### Input for this task
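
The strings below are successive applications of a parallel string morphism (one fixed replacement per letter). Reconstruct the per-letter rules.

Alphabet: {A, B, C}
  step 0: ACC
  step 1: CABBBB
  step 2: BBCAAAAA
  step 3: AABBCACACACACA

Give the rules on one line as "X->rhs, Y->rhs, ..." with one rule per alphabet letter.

  step 2 ⇒ step 3: BBCAAAAA ⇒ A·A·BB·CA·CA·CA·CA·CA
    A ↦ CA
    B ↦ A
    C ↦ BB

A->CA, B->A, C->BB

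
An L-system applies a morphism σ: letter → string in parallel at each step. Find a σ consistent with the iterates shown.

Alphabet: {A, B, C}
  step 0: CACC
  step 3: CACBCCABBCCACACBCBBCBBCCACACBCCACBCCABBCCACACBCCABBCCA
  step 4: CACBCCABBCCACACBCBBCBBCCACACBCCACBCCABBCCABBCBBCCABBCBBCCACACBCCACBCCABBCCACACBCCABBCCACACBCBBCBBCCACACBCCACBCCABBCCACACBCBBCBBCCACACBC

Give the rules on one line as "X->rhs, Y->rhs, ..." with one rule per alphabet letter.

  step 3 ⇒ step 4: CACBCCABBCCACACBCBBCBBCCACACBCCACBCCABBCCACACBCCABBCCA ⇒ CA·CBC·CA·BBC·CA·CA·CBC·BBC·BBC·CA·CA·CBC·CA·CBC·CA·BBC·CA·BBC·BBC·CA·BBC·BBC·CA·CA·CBC·CA·CBC·CA·BBC·CA·CA·CBC·CA·BBC·CA·CA·CBC·BBC·BBC·CA·CA·CBC·CA·CBC·CA·BBC·CA·CA·CBC·BBC·BBC·CA·CA·CBC
    A ↦ CBC
    B ↦ BBC
    C ↦ CA

A->CBC, B->BBC, C->CA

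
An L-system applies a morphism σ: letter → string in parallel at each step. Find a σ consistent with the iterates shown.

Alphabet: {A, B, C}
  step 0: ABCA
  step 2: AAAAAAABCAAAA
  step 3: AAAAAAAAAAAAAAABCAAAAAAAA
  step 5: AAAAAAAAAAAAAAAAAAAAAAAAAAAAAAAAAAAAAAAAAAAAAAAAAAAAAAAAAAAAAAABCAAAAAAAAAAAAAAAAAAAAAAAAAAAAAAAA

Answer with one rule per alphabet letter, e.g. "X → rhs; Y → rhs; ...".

  step 2 ⇒ step 3: AAAAAAABCAAAA ⇒ AA·AA·AA·AA·AA·AA·AA·A·BC·AA·AA·AA·AA
    A ↦ AA
    B ↦ A
    C ↦ BC

A->AA, B->A, C->BC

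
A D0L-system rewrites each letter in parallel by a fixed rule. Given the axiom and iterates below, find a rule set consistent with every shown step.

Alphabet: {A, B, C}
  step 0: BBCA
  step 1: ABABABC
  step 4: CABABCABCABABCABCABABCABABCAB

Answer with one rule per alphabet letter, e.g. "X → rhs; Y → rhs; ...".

A->C, B->AB, C->AB

  step 0 ⇒ step 1: BBCA ⇒ AB·AB·AB·C
    A ↦ C
    B ↦ AB
    C ↦ AB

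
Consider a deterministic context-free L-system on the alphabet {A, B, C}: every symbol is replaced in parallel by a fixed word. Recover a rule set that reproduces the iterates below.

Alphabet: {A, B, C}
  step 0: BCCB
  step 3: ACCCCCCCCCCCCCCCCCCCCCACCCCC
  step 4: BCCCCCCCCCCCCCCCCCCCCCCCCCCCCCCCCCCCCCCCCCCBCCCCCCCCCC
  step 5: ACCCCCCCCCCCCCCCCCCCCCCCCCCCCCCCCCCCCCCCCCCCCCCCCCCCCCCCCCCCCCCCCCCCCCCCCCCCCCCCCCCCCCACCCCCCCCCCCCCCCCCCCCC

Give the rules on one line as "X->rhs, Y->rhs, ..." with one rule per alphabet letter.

A->B, B->AC, C->CC

  step 4 ⇒ step 5: BCCCCCCCCCCCCCCCCCCCCCCCCCCCCCCCCCCCCCCCCCCBCCCCCCCCCC ⇒ AC·CC·CC·CC·CC·CC·CC·CC·CC·CC·CC·CC·CC·CC·CC·CC·CC·CC·CC·CC·CC·CC·CC·CC·CC·CC·CC·CC·CC·CC·CC·CC·CC·CC·CC·CC·CC·CC·CC·CC·CC·CC·CC·AC·CC·CC·CC·CC·CC·CC·CC·CC·CC·CC
    B ↦ AC
    C ↦ CC
  step 3 ⇒ step 4: ACCCCCCCCCCCCCCCCCCCCCACCCCC ⇒ B·CC·CC·CC·CC·CC·CC·CC·CC·CC·CC·CC·CC·CC·CC·CC·CC·CC·CC·CC·CC·CC·B·CC·CC·CC·CC·CC
    A ↦ B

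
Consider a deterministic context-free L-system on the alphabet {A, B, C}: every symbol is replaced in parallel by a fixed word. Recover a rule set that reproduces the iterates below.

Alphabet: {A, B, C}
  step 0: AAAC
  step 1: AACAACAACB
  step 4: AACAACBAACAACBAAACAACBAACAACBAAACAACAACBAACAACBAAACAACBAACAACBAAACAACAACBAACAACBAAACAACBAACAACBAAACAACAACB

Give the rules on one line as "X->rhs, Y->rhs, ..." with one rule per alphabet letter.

  step 0 ⇒ step 1: AAAC ⇒ AAC·AAC·AAC·B
    A ↦ AAC
    C ↦ B
    B ↦ A  (constrained at step 1)

A->AAC, B->A, C->B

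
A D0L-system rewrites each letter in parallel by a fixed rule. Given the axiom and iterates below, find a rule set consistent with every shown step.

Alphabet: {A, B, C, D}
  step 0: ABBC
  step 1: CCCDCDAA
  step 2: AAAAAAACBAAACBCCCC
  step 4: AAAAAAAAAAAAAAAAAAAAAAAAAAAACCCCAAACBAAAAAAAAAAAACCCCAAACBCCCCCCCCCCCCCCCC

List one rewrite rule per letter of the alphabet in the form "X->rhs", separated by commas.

  step 1 ⇒ step 2: CCCDCDAA ⇒ AA·AA·AA·ACB·AA·ACB·CC·CC
    A ↦ CC
    C ↦ AA
    D ↦ ACB
  step 0 ⇒ step 1: ABBC ⇒ CC·CD·CD·AA
    B ↦ CD

A->CC, B->CD, C->AA, D->ACB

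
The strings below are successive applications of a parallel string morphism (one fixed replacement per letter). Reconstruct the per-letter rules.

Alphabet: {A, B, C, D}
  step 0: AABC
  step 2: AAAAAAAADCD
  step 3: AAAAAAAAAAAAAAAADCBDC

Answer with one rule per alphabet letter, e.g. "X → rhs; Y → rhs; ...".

A->AA, B->D, C->B, D->DC

  step 2 ⇒ step 3: AAAAAAAADCD ⇒ AA·AA·AA·AA·AA·AA·AA·AA·DC·B·DC
    A ↦ AA
    C ↦ B
    D ↦ DC
    B ↦ D  (constrained at step 0)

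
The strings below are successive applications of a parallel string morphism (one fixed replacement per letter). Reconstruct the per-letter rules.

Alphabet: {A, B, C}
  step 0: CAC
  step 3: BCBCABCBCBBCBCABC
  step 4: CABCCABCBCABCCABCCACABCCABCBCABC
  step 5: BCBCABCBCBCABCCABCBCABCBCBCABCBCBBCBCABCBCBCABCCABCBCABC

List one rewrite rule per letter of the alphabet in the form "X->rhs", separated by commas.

A->B, B->CA, C->BC

  step 4 ⇒ step 5: CABCCABCBCABCCABCCACABCCABCBCABC ⇒ BC·B·CA·BC·BC·B·CA·BC·CA·BC·B·CA·BC·BC·B·CA·BC·BC·B·BC·B·CA·BC·BC·B·CA·BC·CA·BC·B·CA·BC
    A ↦ B
    B ↦ CA
    C ↦ BC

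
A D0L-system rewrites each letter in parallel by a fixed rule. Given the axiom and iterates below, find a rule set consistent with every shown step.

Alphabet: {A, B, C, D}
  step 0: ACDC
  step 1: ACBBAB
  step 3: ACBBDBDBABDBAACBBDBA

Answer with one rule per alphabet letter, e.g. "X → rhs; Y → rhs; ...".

A->AC, B->BD, C->B, D->BA

  step 0 ⇒ step 1: ACDC ⇒ AC·B·BA·B
    A ↦ AC
    C ↦ B
    D ↦ BA
    B ↦ BD  (constrained at step 1)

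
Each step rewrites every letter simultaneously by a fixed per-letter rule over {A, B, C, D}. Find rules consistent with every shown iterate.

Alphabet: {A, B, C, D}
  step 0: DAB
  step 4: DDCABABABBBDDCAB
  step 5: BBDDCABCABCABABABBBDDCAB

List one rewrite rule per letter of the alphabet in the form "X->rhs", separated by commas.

  step 4 ⇒ step 5: DDCABABABBBDDCAB ⇒ B·B·DD·C·AB·C·AB·C·AB·AB·AB·B·B·DD·C·AB
    A ↦ C
    B ↦ AB
    C ↦ DD
    D ↦ B

A->C, B->AB, C->DD, D->B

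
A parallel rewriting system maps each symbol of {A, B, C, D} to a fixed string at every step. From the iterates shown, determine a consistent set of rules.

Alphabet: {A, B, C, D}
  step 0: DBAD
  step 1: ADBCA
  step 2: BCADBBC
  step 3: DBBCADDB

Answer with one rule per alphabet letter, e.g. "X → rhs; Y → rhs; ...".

A->BC, B->D, C->B, D->A

  step 2 ⇒ step 3: BCADBBC ⇒ D·B·BC·A·D·D·B
    A ↦ BC
    B ↦ D
    C ↦ B
    D ↦ A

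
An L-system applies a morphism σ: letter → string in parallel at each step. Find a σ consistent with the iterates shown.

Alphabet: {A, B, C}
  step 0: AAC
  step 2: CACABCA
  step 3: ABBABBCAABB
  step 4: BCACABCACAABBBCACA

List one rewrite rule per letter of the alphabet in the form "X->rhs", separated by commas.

  step 3 ⇒ step 4: ABBABBCAABB ⇒ B·CA·CA·B·CA·CA·AB·B·B·CA·CA
    A ↦ B
    B ↦ CA
    C ↦ AB

A->B, B->CA, C->AB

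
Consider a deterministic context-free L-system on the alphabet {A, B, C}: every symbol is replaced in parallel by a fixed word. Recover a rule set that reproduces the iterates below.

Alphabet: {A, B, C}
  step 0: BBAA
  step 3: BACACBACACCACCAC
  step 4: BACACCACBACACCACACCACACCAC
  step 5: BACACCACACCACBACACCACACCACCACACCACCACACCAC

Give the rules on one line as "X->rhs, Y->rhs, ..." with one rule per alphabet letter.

A->C, B->BA, C->AC

  step 4 ⇒ step 5: BACACCACBACACCACACCACACCAC ⇒ BA·C·AC·C·AC·AC·C·AC·BA·C·AC·C·AC·AC·C·AC·C·AC·AC·C·AC·C·AC·AC·C·AC
    A ↦ C
    B ↦ BA
    C ↦ AC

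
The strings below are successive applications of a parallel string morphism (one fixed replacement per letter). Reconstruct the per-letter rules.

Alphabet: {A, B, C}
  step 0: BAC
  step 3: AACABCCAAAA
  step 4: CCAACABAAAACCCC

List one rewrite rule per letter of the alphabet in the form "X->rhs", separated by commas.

A->C, B->AB, C->AA

  step 3 ⇒ step 4: AACABCCAAAA ⇒ C·C·AA·C·AB·AA·AA·C·C·C·C
    A ↦ C
    B ↦ AB
    C ↦ AA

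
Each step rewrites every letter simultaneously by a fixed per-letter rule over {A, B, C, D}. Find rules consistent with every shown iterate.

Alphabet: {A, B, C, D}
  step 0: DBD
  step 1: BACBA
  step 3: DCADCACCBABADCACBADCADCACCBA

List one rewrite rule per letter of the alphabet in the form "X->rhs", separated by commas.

A->CBA, B->C, C->DCA, D->BA

  step 0 ⇒ step 1: DBD ⇒ BA·C·BA
    B ↦ C
    D ↦ BA
    A ↦ CBA  (constrained at step 1)
    C ↦ DCA  (constrained at step 1)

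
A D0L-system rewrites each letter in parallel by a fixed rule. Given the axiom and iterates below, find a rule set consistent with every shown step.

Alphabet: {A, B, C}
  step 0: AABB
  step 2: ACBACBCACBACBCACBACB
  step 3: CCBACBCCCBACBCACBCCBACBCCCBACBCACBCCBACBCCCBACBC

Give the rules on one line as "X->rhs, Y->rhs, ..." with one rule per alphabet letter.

A->CCB, B->C, C->ACB

  step 2 ⇒ step 3: ACBACBCACBACBCACBACB ⇒ CCB·ACB·C·CCB·ACB·C·ACB·CCB·ACB·C·CCB·ACB·C·ACB·CCB·ACB·C·CCB·ACB·C
    A ↦ CCB
    B ↦ C
    C ↦ ACB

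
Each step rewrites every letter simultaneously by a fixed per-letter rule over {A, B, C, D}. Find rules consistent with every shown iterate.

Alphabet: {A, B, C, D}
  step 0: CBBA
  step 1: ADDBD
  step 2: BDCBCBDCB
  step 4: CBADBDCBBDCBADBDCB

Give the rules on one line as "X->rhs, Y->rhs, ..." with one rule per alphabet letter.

  step 1 ⇒ step 2: ADDBD ⇒ BD·CB·CB·D·CB
    A ↦ BD
    B ↦ D
    D ↦ CB
  step 0 ⇒ step 1: CBBA ⇒ A·D·D·BD
    C ↦ A

A->BD, B->D, C->A, D->CB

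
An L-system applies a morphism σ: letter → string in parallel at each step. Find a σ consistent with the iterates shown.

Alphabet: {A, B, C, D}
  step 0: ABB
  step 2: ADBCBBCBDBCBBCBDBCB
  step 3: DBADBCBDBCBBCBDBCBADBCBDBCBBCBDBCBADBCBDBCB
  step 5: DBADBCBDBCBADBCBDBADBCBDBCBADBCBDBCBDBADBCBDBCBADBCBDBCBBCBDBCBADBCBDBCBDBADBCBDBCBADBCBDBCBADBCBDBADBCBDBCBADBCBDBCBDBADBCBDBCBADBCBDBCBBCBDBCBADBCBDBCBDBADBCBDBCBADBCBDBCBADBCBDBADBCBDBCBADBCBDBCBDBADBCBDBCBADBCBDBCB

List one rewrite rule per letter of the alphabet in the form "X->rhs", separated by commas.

A->DB, B->BCB, C->D, D->AD

  step 2 ⇒ step 3: ADBCBBCBDBCBBCBDBCB ⇒ DB·AD·BCB·D·BCB·BCB·D·BCB·AD·BCB·D·BCB·BCB·D·BCB·AD·BCB·D·BCB
    A ↦ DB
    B ↦ BCB
    C ↦ D
    D ↦ AD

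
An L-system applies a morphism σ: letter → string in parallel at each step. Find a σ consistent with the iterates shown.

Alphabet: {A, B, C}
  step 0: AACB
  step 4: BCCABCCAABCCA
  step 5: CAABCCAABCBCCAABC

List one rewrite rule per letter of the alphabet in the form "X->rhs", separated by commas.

  step 4 ⇒ step 5: BCCABCCAABCCA ⇒ C·A·A·BC·C·A·A·BC·BC·C·A·A·BC
    A ↦ BC
    B ↦ C
    C ↦ A

A->BC, B->C, C->A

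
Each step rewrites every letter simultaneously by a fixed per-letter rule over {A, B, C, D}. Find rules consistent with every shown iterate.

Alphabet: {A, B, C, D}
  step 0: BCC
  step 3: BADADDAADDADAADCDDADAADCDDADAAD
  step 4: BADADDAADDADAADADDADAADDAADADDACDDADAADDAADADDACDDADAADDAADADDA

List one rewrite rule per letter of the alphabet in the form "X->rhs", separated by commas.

A->AD, B->BAD, C->CD, D->DA

  step 3 ⇒ step 4: BADADDAADDADAADCDDADAADCDDADAAD ⇒ BAD·AD·DA·AD·DA·DA·AD·AD·DA·DA·AD·DA·AD·AD·DA·CD·DA·DA·AD·DA·AD·AD·DA·CD·DA·DA·AD·DA·AD·AD·DA
    A ↦ AD
    B ↦ BAD
    C ↦ CD
    D ↦ DA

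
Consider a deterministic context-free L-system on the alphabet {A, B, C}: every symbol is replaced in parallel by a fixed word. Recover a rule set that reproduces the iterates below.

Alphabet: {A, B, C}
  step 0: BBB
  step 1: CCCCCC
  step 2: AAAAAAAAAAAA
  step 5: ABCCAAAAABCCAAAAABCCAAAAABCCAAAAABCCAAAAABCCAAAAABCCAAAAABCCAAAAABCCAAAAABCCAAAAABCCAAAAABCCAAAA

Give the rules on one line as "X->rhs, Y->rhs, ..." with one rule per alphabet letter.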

### What is expected
Repeat exactly the lines of the listing from its first line through the line that holds "step 3: AABBCACACACACA". Nothing else should appear.

### Written response
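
The strings below are successive applications of a parallel string morphism (one fixed replacement per letter). Reconstruct the per-letter rules.

Alphabet: {A, B, C}
  step 0: ACC
  step 1: CABBBB
  step 2: BBCAAAAA
  step 3: AABBCACACACACA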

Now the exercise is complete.